▶ Excerpted data:
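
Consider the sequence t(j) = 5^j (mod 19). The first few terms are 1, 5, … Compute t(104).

9

t(0) = 1, t(1) = 5, t(2) = 6, t(3) = 11, t(4) = 17, t(5) = 9, t(6) = 7, t(7) = 16, t(8) = 4, t(9) = 1.
Since t(9) = t(0) = 1, the sequence is periodic with period 9.
(104 - 0) mod 9 = 5, so t(104) = t(5) = 9.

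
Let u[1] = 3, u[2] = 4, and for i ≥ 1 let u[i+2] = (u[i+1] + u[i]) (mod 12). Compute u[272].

Computing terms: u[1] = 3, u[2] = 4, u[3] = 7, u[4] = 11, u[5] = 6, u[6] = 5, u[7] = 11, u[8] = 4, u[9] = 3, u[10] = 7, u[11] = 10, u[12] = 5, u[13] = 3, u[14] = 8, u[15] = 11, u[16] = 7, u[17] = 6, u[18] = 1, u[19] = 7, u[20] = 8, u[21] = 3, u[22] = 11, u[23] = 2, u[24] = 1, u[25] = 3, u[26] = 4.
Since (u[25], u[26]) = (u[1], u[2]) = (3, 4) (two consecutive terms determine the rest), the sequence is periodic with period 24.
(272 - 1) mod 24 = 7, so u[272] = u[8] = 4.

4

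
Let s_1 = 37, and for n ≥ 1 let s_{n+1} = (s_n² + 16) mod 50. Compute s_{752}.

25

We have s_1 = 37, s_2 = 35, s_3 = 41, s_4 = 47, s_5 = 25, s_6 = 41.
Since s_6 = s_3 = 41, the sequence is eventually periodic: after a pre-period of length 2 it cycles with period 3.
For n ≥ 3, s_n depends only on (n - 3) mod 3. (752 - 3) mod 3 = 2, so s_{752} = s_5 = 25.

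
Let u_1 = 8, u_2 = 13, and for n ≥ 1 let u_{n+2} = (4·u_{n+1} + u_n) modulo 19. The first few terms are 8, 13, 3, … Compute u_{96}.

0

Listing terms: u_1 = 8, u_2 = 13, u_3 = 3, u_4 = 6, u_5 = 8, u_6 = 0, u_7 = 8, u_8 = 13.
The sequence repeats with period 6.
So u_{96} = u_{1 + ((96-1) mod 6)} = u_6 = 0.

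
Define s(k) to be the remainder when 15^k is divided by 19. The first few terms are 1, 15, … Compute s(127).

Listing terms: s(0) = 1, s(1) = 15, s(2) = 16, s(3) = 12, s(4) = 9, s(5) = 2, s(6) = 11, s(7) = 13, s(8) = 5, s(9) = 18, s(10) = 4, s(11) = 3, s(12) = 7, s(13) = 10, s(14) = 17, s(15) = 8, s(16) = 6, s(17) = 14, s(18) = 1.
Since s(18) = s(0) = 1, the sequence is periodic with period 18.
So s(127) = s(0 + ((127-0) mod 18)) = s(1) = 15.

15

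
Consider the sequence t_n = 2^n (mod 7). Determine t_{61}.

2

Computing terms: t_1 = 2,  t_2 = 4,  t_3 = 1,  t_4 = 2.
The sequence repeats with period 3.
(61 - 1) mod 3 = 0, so t_{61} = t_1 = 2.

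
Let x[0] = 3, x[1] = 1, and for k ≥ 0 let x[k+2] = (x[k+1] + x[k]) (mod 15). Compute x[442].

x[0] = 3, x[1] = 1, x[2] = 4, x[3] = 5, x[4] = 9, x[5] = 14, x[6] = 8, x[7] = 7, x[8] = 0, x[9] = 7, x[10] = 7, x[11] = 14, x[12] = 6, x[13] = 5, x[14] = 11, x[15] = 1, x[16] = 12, x[17] = 13, x[18] = 10, x[19] = 8, x[20] = 3, x[21] = 11, x[22] = 14, x[23] = 10, x[24] = 9, x[25] = 4, x[26] = 13, x[27] = 2, x[28] = 0, x[29] = 2, x[30] = 2, x[31] = 4, x[32] = 6, x[33] = 10, x[34] = 1, x[35] = 11, x[36] = 12, x[37] = 8, x[38] = 5, x[39] = 13, x[40] = 3, x[41] = 1.
Since (x[40], x[41]) = (x[0], x[1]) = (3, 1) (two consecutive terms determine the rest), the sequence is periodic with period 40.
So x[442] = x[0 + ((442-0) mod 40)] = x[2] = 4.

4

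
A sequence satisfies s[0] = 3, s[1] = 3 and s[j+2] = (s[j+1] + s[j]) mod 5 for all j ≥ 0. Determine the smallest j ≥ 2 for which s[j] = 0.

We have s[0] = 3,  s[1] = 3,  s[2] = 1,  s[3] = 4,  s[4] = 0,  s[5] = 4,  s[6] = 4,  s[7] = 3,  s[8] = 2,  s[9] = 0,  s[10] = 2,  s[11] = 2,  s[12] = 4,  s[13] = 1,  s[14] = 0,  s[15] = 1,  s[16] = 1,  s[17] = 2,  s[18] = 3,  s[19] = 0,  s[20] = 3,  s[21] = 3.
The sequence repeats with period 20.
The value 0 first appears (with j ≥ 2) at s[4].

4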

▶ Your objective: Return the full listing exactly as written.

▶ Answer for this exercise:
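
Consider the sequence t(j) = 5^j (mod 19). The first few terms are 1, 5, … Compute t(104).

9

t(0) = 1, t(1) = 5, t(2) = 6, t(3) = 11, t(4) = 17, t(5) = 9, t(6) = 7, t(7) = 16, t(8) = 4, t(9) = 1.
Since t(9) = t(0) = 1, the sequence is periodic with period 9.
(104 - 0) mod 9 = 5, so t(104) = t(5) = 9.

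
Let u[1] = 3, u[2] = 4, and for i ≥ 1 let u[i+2] = (u[i+1] + u[i]) (mod 12). Compute u[272].

Computing terms: u[1] = 3, u[2] = 4, u[3] = 7, u[4] = 11, u[5] = 6, u[6] = 5, u[7] = 11, u[8] = 4, u[9] = 3, u[10] = 7, u[11] = 10, u[12] = 5, u[13] = 3, u[14] = 8, u[15] = 11, u[16] = 7, u[17] = 6, u[18] = 1, u[19] = 7, u[20] = 8, u[21] = 3, u[22] = 11, u[23] = 2, u[24] = 1, u[25] = 3, u[26] = 4.
Since (u[25], u[26]) = (u[1], u[2]) = (3, 4) (two consecutive terms determine the rest), the sequence is periodic with period 24.
(272 - 1) mod 24 = 7, so u[272] = u[8] = 4.

4

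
Let s_1 = 37, and for n ≥ 1 let s_{n+1} = (s_n² + 16) mod 50. Compute s_{752}.

25

We have s_1 = 37, s_2 = 35, s_3 = 41, s_4 = 47, s_5 = 25, s_6 = 41.
Since s_6 = s_3 = 41, the sequence is eventually periodic: after a pre-period of length 2 it cycles with period 3.
For n ≥ 3, s_n depends only on (n - 3) mod 3. (752 - 3) mod 3 = 2, so s_{752} = s_5 = 25.

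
Let u_1 = 8, u_2 = 13, and for n ≥ 1 let u_{n+2} = (4·u_{n+1} + u_n) modulo 19. The first few terms are 8, 13, 3, … Compute u_{96}.

0

Listing terms: u_1 = 8, u_2 = 13, u_3 = 3, u_4 = 6, u_5 = 8, u_6 = 0, u_7 = 8, u_8 = 13.
The sequence repeats with period 6.
So u_{96} = u_{1 + ((96-1) mod 6)} = u_6 = 0.

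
Define s(k) to be the remainder when 15^k is divided by 19. The first few terms are 1, 15, … Compute s(127).

Listing terms: s(0) = 1, s(1) = 15, s(2) = 16, s(3) = 12, s(4) = 9, s(5) = 2, s(6) = 11, s(7) = 13, s(8) = 5, s(9) = 18, s(10) = 4, s(11) = 3, s(12) = 7, s(13) = 10, s(14) = 17, s(15) = 8, s(16) = 6, s(17) = 14, s(18) = 1.
Since s(18) = s(0) = 1, the sequence is periodic with period 18.
So s(127) = s(0 + ((127-0) mod 18)) = s(1) = 15.

15

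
Consider the sequence t_n = 2^n (mod 7). Determine t_{61}.

2

Computing terms: t_1 = 2,  t_2 = 4,  t_3 = 1,  t_4 = 2.
The sequence repeats with period 3.
(61 - 1) mod 3 = 0, so t_{61} = t_1 = 2.

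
Let x[0] = 3, x[1] = 1, and for k ≥ 0 let x[k+2] = (x[k+1] + x[k]) (mod 15). Compute x[442].

x[0] = 3, x[1] = 1, x[2] = 4, x[3] = 5, x[4] = 9, x[5] = 14, x[6] = 8, x[7] = 7, x[8] = 0, x[9] = 7, x[10] = 7, x[11] = 14, x[12] = 6, x[13] = 5, x[14] = 11, x[15] = 1, x[16] = 12, x[17] = 13, x[18] = 10, x[19] = 8, x[20] = 3, x[21] = 11, x[22] = 14, x[23] = 10, x[24] = 9, x[25] = 4, x[26] = 13, x[27] = 2, x[28] = 0, x[29] = 2, x[30] = 2, x[31] = 4, x[32] = 6, x[33] = 10, x[34] = 1, x[35] = 11, x[36] = 12, x[37] = 8, x[38] = 5, x[39] = 13, x[40] = 3, x[41] = 1.
Since (x[40], x[41]) = (x[0], x[1]) = (3, 1) (two consecutive terms determine the rest), the sequence is periodic with period 40.
So x[442] = x[0 + ((442-0) mod 40)] = x[2] = 4.

4

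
A sequence satisfies s[0] = 3, s[1] = 3 and s[j+2] = (s[j+1] + s[j]) mod 5 for all j ≥ 0. Determine the smallest j ≥ 2 for which s[j] = 0.

We have s[0] = 3,  s[1] = 3,  s[2] = 1,  s[3] = 4,  s[4] = 0,  s[5] = 4,  s[6] = 4,  s[7] = 3,  s[8] = 2,  s[9] = 0,  s[10] = 2,  s[11] = 2,  s[12] = 4,  s[13] = 1,  s[14] = 0,  s[15] = 1,  s[16] = 1,  s[17] = 2,  s[18] = 3,  s[19] = 0,  s[20] = 3,  s[21] = 3.
The sequence repeats with period 20.
The value 0 first appears (with j ≥ 2) at s[4].

4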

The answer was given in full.